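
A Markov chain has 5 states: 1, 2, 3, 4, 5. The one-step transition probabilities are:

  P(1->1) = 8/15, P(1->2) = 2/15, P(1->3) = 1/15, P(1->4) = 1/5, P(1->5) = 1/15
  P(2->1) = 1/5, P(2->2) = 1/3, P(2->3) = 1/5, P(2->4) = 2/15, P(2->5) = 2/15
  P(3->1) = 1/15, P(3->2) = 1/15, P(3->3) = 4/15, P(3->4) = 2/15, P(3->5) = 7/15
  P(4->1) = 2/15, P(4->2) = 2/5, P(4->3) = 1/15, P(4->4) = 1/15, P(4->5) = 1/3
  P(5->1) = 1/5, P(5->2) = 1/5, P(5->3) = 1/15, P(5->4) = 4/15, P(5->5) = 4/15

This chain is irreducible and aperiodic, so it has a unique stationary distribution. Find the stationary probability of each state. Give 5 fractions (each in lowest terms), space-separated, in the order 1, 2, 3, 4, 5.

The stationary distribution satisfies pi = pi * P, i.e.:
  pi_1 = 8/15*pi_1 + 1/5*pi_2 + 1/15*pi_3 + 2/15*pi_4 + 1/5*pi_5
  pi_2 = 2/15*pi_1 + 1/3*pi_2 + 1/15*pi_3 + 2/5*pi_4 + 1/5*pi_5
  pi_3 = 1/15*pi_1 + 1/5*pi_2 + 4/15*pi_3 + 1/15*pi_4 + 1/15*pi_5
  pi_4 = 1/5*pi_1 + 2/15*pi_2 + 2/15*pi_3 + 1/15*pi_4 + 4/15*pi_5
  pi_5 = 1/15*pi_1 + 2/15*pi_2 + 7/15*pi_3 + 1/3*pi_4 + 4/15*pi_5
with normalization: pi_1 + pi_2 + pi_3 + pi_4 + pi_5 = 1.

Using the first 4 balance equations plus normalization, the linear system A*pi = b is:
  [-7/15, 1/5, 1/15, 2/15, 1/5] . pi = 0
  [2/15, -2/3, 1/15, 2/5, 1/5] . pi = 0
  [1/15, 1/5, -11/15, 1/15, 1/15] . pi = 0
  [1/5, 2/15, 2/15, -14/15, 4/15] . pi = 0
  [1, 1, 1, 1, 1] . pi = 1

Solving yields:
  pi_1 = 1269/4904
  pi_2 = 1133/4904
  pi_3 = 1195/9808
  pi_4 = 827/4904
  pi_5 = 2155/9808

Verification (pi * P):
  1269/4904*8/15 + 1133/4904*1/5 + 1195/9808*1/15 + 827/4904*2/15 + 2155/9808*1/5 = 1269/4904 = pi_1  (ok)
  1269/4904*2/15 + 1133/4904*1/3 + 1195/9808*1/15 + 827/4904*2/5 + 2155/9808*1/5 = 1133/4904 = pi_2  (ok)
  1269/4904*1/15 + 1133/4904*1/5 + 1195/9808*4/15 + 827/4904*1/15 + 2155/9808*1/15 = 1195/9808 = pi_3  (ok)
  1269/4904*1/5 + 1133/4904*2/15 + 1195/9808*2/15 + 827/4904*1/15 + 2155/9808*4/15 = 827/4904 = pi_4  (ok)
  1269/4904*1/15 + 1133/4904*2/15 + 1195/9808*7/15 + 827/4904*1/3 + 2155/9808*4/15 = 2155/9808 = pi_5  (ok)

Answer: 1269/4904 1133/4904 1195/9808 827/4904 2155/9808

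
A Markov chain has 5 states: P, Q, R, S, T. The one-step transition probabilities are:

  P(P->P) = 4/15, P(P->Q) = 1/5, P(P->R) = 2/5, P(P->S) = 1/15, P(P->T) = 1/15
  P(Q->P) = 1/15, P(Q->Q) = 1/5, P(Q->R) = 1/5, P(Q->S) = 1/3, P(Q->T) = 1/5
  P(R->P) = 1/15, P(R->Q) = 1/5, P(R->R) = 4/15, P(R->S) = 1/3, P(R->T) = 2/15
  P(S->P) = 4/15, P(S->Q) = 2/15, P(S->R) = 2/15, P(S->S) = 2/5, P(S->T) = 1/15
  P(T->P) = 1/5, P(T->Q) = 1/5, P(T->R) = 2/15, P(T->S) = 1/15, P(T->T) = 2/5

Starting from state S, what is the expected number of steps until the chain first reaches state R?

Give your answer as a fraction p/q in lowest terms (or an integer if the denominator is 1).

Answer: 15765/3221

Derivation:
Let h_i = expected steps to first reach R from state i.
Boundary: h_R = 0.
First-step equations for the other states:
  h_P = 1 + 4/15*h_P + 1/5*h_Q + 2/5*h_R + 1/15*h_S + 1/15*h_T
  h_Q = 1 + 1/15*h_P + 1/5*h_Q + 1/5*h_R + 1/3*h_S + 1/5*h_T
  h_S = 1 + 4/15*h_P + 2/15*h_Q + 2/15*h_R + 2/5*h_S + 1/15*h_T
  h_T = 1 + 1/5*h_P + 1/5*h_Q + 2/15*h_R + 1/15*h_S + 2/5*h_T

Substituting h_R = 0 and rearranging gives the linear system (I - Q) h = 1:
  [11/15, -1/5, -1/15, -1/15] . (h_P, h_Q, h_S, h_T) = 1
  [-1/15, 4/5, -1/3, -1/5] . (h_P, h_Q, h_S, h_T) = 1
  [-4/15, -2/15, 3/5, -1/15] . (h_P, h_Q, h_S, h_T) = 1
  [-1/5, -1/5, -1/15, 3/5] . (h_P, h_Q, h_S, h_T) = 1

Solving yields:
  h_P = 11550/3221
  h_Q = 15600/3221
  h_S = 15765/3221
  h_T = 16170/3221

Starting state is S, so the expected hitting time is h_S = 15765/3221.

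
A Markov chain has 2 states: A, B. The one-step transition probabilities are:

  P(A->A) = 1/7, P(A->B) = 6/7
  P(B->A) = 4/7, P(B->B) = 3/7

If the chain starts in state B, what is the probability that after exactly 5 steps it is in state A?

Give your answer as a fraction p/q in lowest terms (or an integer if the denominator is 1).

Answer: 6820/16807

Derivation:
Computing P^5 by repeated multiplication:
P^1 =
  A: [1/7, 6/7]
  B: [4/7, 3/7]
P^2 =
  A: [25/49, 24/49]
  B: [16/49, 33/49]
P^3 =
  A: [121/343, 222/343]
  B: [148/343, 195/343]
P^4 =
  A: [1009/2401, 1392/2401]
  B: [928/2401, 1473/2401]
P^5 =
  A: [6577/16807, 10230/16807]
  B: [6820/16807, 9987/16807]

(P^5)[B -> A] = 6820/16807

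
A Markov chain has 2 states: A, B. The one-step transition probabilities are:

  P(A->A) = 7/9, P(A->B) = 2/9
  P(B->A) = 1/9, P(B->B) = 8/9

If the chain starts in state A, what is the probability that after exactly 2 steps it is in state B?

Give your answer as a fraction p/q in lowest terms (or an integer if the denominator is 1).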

- WHAT NEEDS TO BE DONE -
Give the entries again exactly, every one.

- RESPONSE -
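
A Markov chain has 5 states: 1, 2, 3, 4, 5. The one-step transition probabilities are:

  P(1->1) = 8/15, P(1->2) = 2/15, P(1->3) = 1/15, P(1->4) = 1/5, P(1->5) = 1/15
  P(2->1) = 1/5, P(2->2) = 1/3, P(2->3) = 1/5, P(2->4) = 2/15, P(2->5) = 2/15
  P(3->1) = 1/15, P(3->2) = 1/15, P(3->3) = 4/15, P(3->4) = 2/15, P(3->5) = 7/15
  P(4->1) = 2/15, P(4->2) = 2/5, P(4->3) = 1/15, P(4->4) = 1/15, P(4->5) = 1/3
  P(5->1) = 1/5, P(5->2) = 1/5, P(5->3) = 1/15, P(5->4) = 4/15, P(5->5) = 4/15

This chain is irreducible and aperiodic, so it has a unique stationary distribution. Find the stationary probability of each state. Give 5 fractions (each in lowest terms), space-separated, in the order 1, 2, 3, 4, 5.

The stationary distribution satisfies pi = pi * P, i.e.:
  pi_1 = 8/15*pi_1 + 1/5*pi_2 + 1/15*pi_3 + 2/15*pi_4 + 1/5*pi_5
  pi_2 = 2/15*pi_1 + 1/3*pi_2 + 1/15*pi_3 + 2/5*pi_4 + 1/5*pi_5
  pi_3 = 1/15*pi_1 + 1/5*pi_2 + 4/15*pi_3 + 1/15*pi_4 + 1/15*pi_5
  pi_4 = 1/5*pi_1 + 2/15*pi_2 + 2/15*pi_3 + 1/15*pi_4 + 4/15*pi_5
  pi_5 = 1/15*pi_1 + 2/15*pi_2 + 7/15*pi_3 + 1/3*pi_4 + 4/15*pi_5
with normalization: pi_1 + pi_2 + pi_3 + pi_4 + pi_5 = 1.

Using the first 4 balance equations plus normalization, the linear system A*pi = b is:
  [-7/15, 1/5, 1/15, 2/15, 1/5] . pi = 0
  [2/15, -2/3, 1/15, 2/5, 1/5] . pi = 0
  [1/15, 1/5, -11/15, 1/15, 1/15] . pi = 0
  [1/5, 2/15, 2/15, -14/15, 4/15] . pi = 0
  [1, 1, 1, 1, 1] . pi = 1

Solving yields:
  pi_1 = 1269/4904
  pi_2 = 1133/4904
  pi_3 = 1195/9808
  pi_4 = 827/4904
  pi_5 = 2155/9808

Verification (pi * P):
  1269/4904*8/15 + 1133/4904*1/5 + 1195/9808*1/15 + 827/4904*2/15 + 2155/9808*1/5 = 1269/4904 = pi_1  (ok)
  1269/4904*2/15 + 1133/4904*1/3 + 1195/9808*1/15 + 827/4904*2/5 + 2155/9808*1/5 = 1133/4904 = pi_2  (ok)
  1269/4904*1/15 + 1133/4904*1/5 + 1195/9808*4/15 + 827/4904*1/15 + 2155/9808*1/15 = 1195/9808 = pi_3  (ok)
  1269/4904*1/5 + 1133/4904*2/15 + 1195/9808*2/15 + 827/4904*1/15 + 2155/9808*4/15 = 827/4904 = pi_4  (ok)
  1269/4904*1/15 + 1133/4904*2/15 + 1195/9808*7/15 + 827/4904*1/3 + 2155/9808*4/15 = 2155/9808 = pi_5  (ok)

Answer: 1269/4904 1133/4904 1195/9808 827/4904 2155/9808

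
A Markov chain has 5 states: P, Q, R, S, T. The one-step transition probabilities are:

  P(P->P) = 4/15, P(P->Q) = 1/5, P(P->R) = 2/5, P(P->S) = 1/15, P(P->T) = 1/15
  P(Q->P) = 1/15, P(Q->Q) = 1/5, P(Q->R) = 1/5, P(Q->S) = 1/3, P(Q->T) = 1/5
  P(R->P) = 1/15, P(R->Q) = 1/5, P(R->R) = 4/15, P(R->S) = 1/3, P(R->T) = 2/15
  P(S->P) = 4/15, P(S->Q) = 2/15, P(S->R) = 2/15, P(S->S) = 2/5, P(S->T) = 1/15
  P(T->P) = 1/5, P(T->Q) = 1/5, P(T->R) = 2/15, P(T->S) = 1/15, P(T->T) = 2/5

Starting from state S, what is the expected number of steps until the chain first reaches state R?

Give your answer as a fraction p/q in lowest terms (or an integer if the denominator is 1).

Answer: 15765/3221

Derivation:
Let h_i = expected steps to first reach R from state i.
Boundary: h_R = 0.
First-step equations for the other states:
  h_P = 1 + 4/15*h_P + 1/5*h_Q + 2/5*h_R + 1/15*h_S + 1/15*h_T
  h_Q = 1 + 1/15*h_P + 1/5*h_Q + 1/5*h_R + 1/3*h_S + 1/5*h_T
  h_S = 1 + 4/15*h_P + 2/15*h_Q + 2/15*h_R + 2/5*h_S + 1/15*h_T
  h_T = 1 + 1/5*h_P + 1/5*h_Q + 2/15*h_R + 1/15*h_S + 2/5*h_T

Substituting h_R = 0 and rearranging gives the linear system (I - Q) h = 1:
  [11/15, -1/5, -1/15, -1/15] . (h_P, h_Q, h_S, h_T) = 1
  [-1/15, 4/5, -1/3, -1/5] . (h_P, h_Q, h_S, h_T) = 1
  [-4/15, -2/15, 3/5, -1/15] . (h_P, h_Q, h_S, h_T) = 1
  [-1/5, -1/5, -1/15, 3/5] . (h_P, h_Q, h_S, h_T) = 1

Solving yields:
  h_P = 11550/3221
  h_Q = 15600/3221
  h_S = 15765/3221
  h_T = 16170/3221

Starting state is S, so the expected hitting time is h_S = 15765/3221.

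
A Markov chain has 2 states: A, B. The one-step transition probabilities are:

  P(A->A) = 1/7, P(A->B) = 6/7
  P(B->A) = 4/7, P(B->B) = 3/7

If the chain starts in state B, what is the probability that after exactly 5 steps it is in state A?

Give your answer as a fraction p/q in lowest terms (or an integer if the denominator is 1).

Answer: 6820/16807

Derivation:
Computing P^5 by repeated multiplication:
P^1 =
  A: [1/7, 6/7]
  B: [4/7, 3/7]
P^2 =
  A: [25/49, 24/49]
  B: [16/49, 33/49]
P^3 =
  A: [121/343, 222/343]
  B: [148/343, 195/343]
P^4 =
  A: [1009/2401, 1392/2401]
  B: [928/2401, 1473/2401]
P^5 =
  A: [6577/16807, 10230/16807]
  B: [6820/16807, 9987/16807]

(P^5)[B -> A] = 6820/16807

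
A Markov chain has 2 states: A, B. The one-step transition probabilities are:

  P(A->A) = 7/9, P(A->B) = 2/9
  P(B->A) = 1/9, P(B->B) = 8/9

If the chain starts in state A, what is the probability that after exactly 2 steps it is in state B?

Give your answer as a fraction p/q in lowest terms (or an integer if the denominator is 1).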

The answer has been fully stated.